**Supplied entries**
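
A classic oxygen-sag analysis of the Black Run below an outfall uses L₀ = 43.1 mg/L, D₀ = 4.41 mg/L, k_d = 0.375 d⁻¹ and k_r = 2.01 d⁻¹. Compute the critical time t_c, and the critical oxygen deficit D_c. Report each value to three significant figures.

t_c ≈ 0.666 d; D_c ≈ 6.27 mg/L

At the critical point dD/dt = 0, so k_d L₀ e^(−k_d t) = k_r D. Substituting D(t) from the Streeter–Phelps equation and solving for t gives
t_c = ln[(k_r/k_d)(1 − D₀(k_r−k_d)/(k_d L₀))] / (k_r−k_d).
Here k_r−k_d = 1.635 d⁻¹ and 1 − D₀(k_r−k_d)/(k_d L₀) = 1 − 4.41×1.635/(0.375×43.1) = 0.5539, so
t_c = ln(5.360 × 0.5539) / 1.635 = 1.088 / 1.635 = 0.6655 d.
L(t_c) = L₀ e^(−k_d t_c) = 43.1 × 0.7791 = 33.58 mg/L, and at the critical point k_r D_c = k_d L, so D_c = (0.375/2.01) × 33.58 = 6.265 mg/L.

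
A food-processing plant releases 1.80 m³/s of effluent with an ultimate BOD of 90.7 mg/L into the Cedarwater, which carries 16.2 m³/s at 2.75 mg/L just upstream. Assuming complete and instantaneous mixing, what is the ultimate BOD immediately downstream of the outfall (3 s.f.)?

11.5 mg/L

Flow-weighted mixing: C = (Q_r C_r + Q_w C_w)/(Q_r + Q_w)
= (16.2×2.75 + 1.80×90.7)/(16.2 + 1.80) = 207.8/18.00 = 11.54 mg/L.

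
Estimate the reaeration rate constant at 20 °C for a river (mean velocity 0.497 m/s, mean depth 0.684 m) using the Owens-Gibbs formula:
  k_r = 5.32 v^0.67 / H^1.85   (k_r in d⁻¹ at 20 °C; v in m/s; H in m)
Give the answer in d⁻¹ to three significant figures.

k_r ≈ 6.72 d⁻¹

k_r = 5.32 × 0.497^0.67 / 0.684^1.85 = 5.32 × 0.6260 / 0.4953 = 6.724 d⁻¹.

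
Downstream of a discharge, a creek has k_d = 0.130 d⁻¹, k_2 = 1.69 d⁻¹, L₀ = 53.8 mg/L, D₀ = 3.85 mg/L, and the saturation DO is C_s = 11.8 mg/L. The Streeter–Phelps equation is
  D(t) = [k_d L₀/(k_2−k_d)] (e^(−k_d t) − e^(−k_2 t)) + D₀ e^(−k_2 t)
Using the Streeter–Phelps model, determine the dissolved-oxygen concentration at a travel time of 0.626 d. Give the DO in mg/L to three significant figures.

DO ≈ 7.89 mg/L

k_d L₀/(k_2−k_d) = 0.130×53.8/(1.69−0.130) = 6.994/1.560 = 4.483 mg/L.
e^(−k_d t) = e^(−0.130×0.6260) = 0.9218; e^(−k_2 t) = e^(−1.69×0.6260) = 0.3472.
D = 4.483 × (0.9218 − 0.3472) + 3.85 × 0.3472 = 2.576 + 1.337 = 3.913 mg/L.
DO = C_s − D = 11.8 − 3.913 = 7.887 mg/L.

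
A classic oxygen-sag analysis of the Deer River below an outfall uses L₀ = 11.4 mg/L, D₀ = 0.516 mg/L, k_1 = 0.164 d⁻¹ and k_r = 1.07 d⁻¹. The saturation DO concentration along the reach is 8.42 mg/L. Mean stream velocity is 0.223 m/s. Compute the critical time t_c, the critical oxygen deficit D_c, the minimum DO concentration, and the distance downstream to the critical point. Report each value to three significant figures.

t_c ≈ 1.75 d; D_c ≈ 1.31 mg/L; min DO ≈ 7.11 mg/L; x_c ≈ 33.8 km

At the critical point dD/dt = 0, so k_1 L₀ e^(−k_1 t) = k_r D. Substituting D(t) from the Streeter–Phelps equation and solving for t gives
t_c = ln[(k_r/k_1)(1 − D₀(k_r−k_1)/(k_1 L₀))] / (k_r−k_1).
Here k_r−k_1 = 0.9060 d⁻¹ and 1 − D₀(k_r−k_1)/(k_1 L₀) = 1 − 0.516×0.9060/(0.164×11.4) = 0.7499, so
t_c = ln(6.524 × 0.7499) / 0.9060 = 1.588 / 0.9060 = 1.753 d.
D_c = (k_1/k_r) L₀ e^(−k_1 t_c) = (0.164/1.07) × 11.4 × e^(−0.164×1.753) = 0.1533 × 11.4 × 0.7502 = 1.311 mg/L.
Minimum DO = C_s − D_c = 8.42 − 1.311 = 7.109 mg/L.
x_c = v t_c = 0.223 m/s × 1.753 d × 86400 s/d = 33770 m ≈ 33.8 km.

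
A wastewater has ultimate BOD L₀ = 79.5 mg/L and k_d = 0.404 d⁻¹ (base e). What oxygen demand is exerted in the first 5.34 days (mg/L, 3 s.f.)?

y_t = L₀(1 − e^(−k_d t)) = 79.5 × (1 − e^(−0.404×5.34))
= 79.5 × (1 − 0.1156) = 79.5 × 0.8844 = 70.31 mg/L.

y ≈ 70.3 mg/L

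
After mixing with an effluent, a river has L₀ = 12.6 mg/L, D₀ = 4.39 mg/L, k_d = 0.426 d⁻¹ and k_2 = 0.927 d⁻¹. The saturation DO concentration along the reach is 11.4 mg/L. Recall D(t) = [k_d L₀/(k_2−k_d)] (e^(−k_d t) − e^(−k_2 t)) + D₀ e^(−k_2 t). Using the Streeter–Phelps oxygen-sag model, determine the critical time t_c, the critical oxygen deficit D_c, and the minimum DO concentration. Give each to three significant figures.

t_c ≈ 0.500 d; D_c ≈ 4.68 mg/L; min DO ≈ 6.72 mg/L

At the critical point dD/dt = 0, so k_d L₀ e^(−k_d t) = k_2 D. Substituting D(t) from the Streeter–Phelps equation and solving for t gives
t_c = ln[(k_2/k_d)(1 − D₀(k_2−k_d)/(k_d L₀))] / (k_2−k_d).
Here k_2−k_d = 0.5010 d⁻¹ and 1 − D₀(k_2−k_d)/(k_d L₀) = 1 − 4.39×0.5010/(0.426×12.6) = 0.5902, so
t_c = ln(2.176 × 0.5902) / 0.5010 = 0.2503 / 0.5010 = 0.4996 d.
L(t_c) = L₀ e^(−k_d t_c) = 12.6 × 0.8083 = 10.18 mg/L, and at the critical point k_2 D_c = k_d L, so D_c = (0.426/0.927) × 10.18 = 4.680 mg/L.
Minimum DO = C_s − D_c = 11.4 − 4.680 = 6.720 mg/L.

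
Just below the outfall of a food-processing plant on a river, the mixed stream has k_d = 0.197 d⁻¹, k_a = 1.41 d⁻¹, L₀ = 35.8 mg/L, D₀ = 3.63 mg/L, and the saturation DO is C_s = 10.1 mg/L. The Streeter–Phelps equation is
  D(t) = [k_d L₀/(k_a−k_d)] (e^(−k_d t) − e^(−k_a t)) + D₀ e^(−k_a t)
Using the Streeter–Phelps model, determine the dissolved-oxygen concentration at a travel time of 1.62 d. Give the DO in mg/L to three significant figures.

k_d L₀/(k_a−k_d) = 0.197×35.8/(1.41−0.197) = 7.053/1.213 = 5.814 mg/L.
e^(−k_d t) = e^(−0.197×1.620) = 0.7268; e^(−k_a t) = e^(−1.41×1.620) = 0.1019.
D = 5.814 × (0.7268 − 0.1019) + 3.63 × 0.1019 = 3.633 + 0.3697 = 4.003 mg/L.
DO = C_s − D = 10.1 − 4.003 = 6.097 mg/L.

DO ≈ 6.10 mg/L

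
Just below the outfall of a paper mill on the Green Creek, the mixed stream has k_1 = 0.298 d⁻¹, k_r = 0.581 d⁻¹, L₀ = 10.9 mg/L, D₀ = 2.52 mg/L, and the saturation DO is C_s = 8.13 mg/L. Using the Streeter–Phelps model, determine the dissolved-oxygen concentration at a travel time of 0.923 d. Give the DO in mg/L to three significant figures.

DO ≈ 4.65 mg/L

k_1 L₀/(k_r−k_1) = 0.298×10.9/(0.581−0.298) = 3.248/0.2830 = 11.48 mg/L.
e^(−k_1 t) = e^(−0.298×0.9230) = 0.7595; e^(−k_r t) = e^(−0.581×0.9230) = 0.5849.
D = 11.48 × (0.7595 − 0.5849) + 2.52 × 0.5849 = 2.004 + 1.474 = 3.478 mg/L.
DO = C_s − D = 8.13 − 3.478 = 4.652 mg/L.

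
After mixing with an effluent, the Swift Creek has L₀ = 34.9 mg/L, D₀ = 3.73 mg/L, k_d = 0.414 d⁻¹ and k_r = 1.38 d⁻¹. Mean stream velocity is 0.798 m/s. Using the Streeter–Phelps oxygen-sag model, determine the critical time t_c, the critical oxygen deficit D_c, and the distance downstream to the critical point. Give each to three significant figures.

t_c ≈ 0.949 d; D_c ≈ 7.07 mg/L; x_c ≈ 65.5 km

t_c = [1/(k_r−k_d)] ln[(k_r/k_d)(1 − D₀(k_r−k_d)/(k_d L₀))]
= [1/(1.38−0.414)] ln[(1.38/0.414)(1 − 3.73×0.9660/(0.414×34.9))]
= (1/0.9660) ln[3.333 × 0.7506] = 1.035 × ln(2.502) = 1.035 × 0.9171 = 0.9494 d.
D_c = (k_d/k_r) L₀ e^(−k_d t_c) = (0.414/1.38) × 34.9 × e^(−0.414×0.9494) = 0.3000 × 34.9 × 0.6750 = 7.067 mg/L.
x_c = v t_c = 0.798 m/s × 0.9494 d × 86400 s/d = 65460 m ≈ 65.5 km.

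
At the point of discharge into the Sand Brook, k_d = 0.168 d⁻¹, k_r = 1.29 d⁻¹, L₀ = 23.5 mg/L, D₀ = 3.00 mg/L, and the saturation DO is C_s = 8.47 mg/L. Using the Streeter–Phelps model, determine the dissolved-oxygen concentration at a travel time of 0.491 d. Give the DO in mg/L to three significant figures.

DO ≈ 5.51 mg/L

k_d L₀/(k_r−k_d) = 0.168×23.5/(1.29−0.168) = 3.948/1.122 = 3.519 mg/L.
e^(−k_d t) = e^(−0.168×0.4910) = 0.9208; e^(−k_r t) = e^(−1.29×0.4910) = 0.5308.
D = 3.519 × (0.9208 − 0.5308) + 3.00 × 0.5308 = 1.372 + 1.592 = 2.965 mg/L.
DO = C_s − D = 8.47 − 2.965 = 5.505 mg/L.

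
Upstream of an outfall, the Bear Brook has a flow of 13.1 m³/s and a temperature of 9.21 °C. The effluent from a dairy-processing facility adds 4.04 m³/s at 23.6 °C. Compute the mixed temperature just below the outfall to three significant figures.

12.6 °C

Flow-weighted mixing: C = (Q_r C_r + Q_w C_w)/(Q_r + Q_w)
= (13.1×9.21 + 4.04×23.6)/(13.1 + 4.04) = 216.0/17.14 = 12.60 °C.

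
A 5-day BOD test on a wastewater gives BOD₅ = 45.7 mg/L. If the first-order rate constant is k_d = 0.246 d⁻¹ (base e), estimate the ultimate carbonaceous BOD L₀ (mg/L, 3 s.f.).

BOD₅ = L₀(1 − e^(−5k_d)) ⇒ L₀ = BOD₅ / (1 − e^(−5×0.246))
= 45.7 / (1 − 0.2923) = 45.7 / 0.7077 = 64.57 mg/L.

L₀ ≈ 64.6 mg/L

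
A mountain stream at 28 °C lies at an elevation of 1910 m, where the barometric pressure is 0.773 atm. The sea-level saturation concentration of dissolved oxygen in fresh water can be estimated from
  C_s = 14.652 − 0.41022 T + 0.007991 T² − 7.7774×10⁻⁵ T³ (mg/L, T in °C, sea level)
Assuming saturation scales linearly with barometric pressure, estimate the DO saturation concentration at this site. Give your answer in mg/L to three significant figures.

At sea level: C_s = 14.652 − 0.41022×28 + 0.007991×28² − 7.7774×10⁻⁵×28³ = 7.723 mg/L.
Pressure correction: C_s' = 7.723 × 0.773 = 5.970 mg/L.

C_s ≈ 5.97 mg/L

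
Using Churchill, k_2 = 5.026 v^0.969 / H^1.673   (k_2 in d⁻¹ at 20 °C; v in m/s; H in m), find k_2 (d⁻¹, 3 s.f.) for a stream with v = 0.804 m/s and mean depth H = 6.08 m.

k_2 ≈ 0.199 d⁻¹

k_2 = 5.026 × 0.804^0.969 / 6.08^1.673 = 5.026 × 0.8095 / 20.49 = 0.1986 d⁻¹.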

**Exercise details**
Return only the exact lines from the opening of the records through the line that contains "Downstream of a", both included.

**Answer**
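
A classic oxygen-sag analysis of the Black Run below an outfall uses L₀ = 43.1 mg/L, D₀ = 4.41 mg/L, k_d = 0.375 d⁻¹ and k_r = 2.01 d⁻¹. Compute the critical time t_c, and the critical oxygen deficit D_c. Report each value to three significant figures.

t_c ≈ 0.666 d; D_c ≈ 6.27 mg/L

At the critical point dD/dt = 0, so k_d L₀ e^(−k_d t) = k_r D. Substituting D(t) from the Streeter–Phelps equation and solving for t gives
t_c = ln[(k_r/k_d)(1 − D₀(k_r−k_d)/(k_d L₀))] / (k_r−k_d).
Here k_r−k_d = 1.635 d⁻¹ and 1 − D₀(k_r−k_d)/(k_d L₀) = 1 − 4.41×1.635/(0.375×43.1) = 0.5539, so
t_c = ln(5.360 × 0.5539) / 1.635 = 1.088 / 1.635 = 0.6655 d.
L(t_c) = L₀ e^(−k_d t_c) = 43.1 × 0.7791 = 33.58 mg/L, and at the critical point k_r D_c = k_d L, so D_c = (0.375/2.01) × 33.58 = 6.265 mg/L.

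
A food-processing plant releases 1.80 m³/s of effluent with an ultimate BOD of 90.7 mg/L into the Cedarwater, which carries 16.2 m³/s at 2.75 mg/L just upstream. Assuming complete and instantaneous mixing, what is the ultimate BOD immediately downstream of the outfall (3 s.f.)?

11.5 mg/L

Flow-weighted mixing: C = (Q_r C_r + Q_w C_w)/(Q_r + Q_w)
= (16.2×2.75 + 1.80×90.7)/(16.2 + 1.80) = 207.8/18.00 = 11.54 mg/L.

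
Estimate the reaeration rate constant at 20 °C for a river (mean velocity 0.497 m/s, mean depth 0.684 m) using the Owens-Gibbs formula:
  k_r = 5.32 v^0.67 / H^1.85   (k_r in d⁻¹ at 20 °C; v in m/s; H in m)
Give the answer in d⁻¹ to three significant figures.

k_r ≈ 6.72 d⁻¹

k_r = 5.32 × 0.497^0.67 / 0.684^1.85 = 5.32 × 0.6260 / 0.4953 = 6.724 d⁻¹.

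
Downstream of a discharge, a creek has k_d = 0.130 d⁻¹, k_2 = 1.69 d⁻¹, L₀ = 53.8 mg/L, D₀ = 3.85 mg/L, and the saturation DO is C_s = 11.8 mg/L. The Streeter–Phelps equation is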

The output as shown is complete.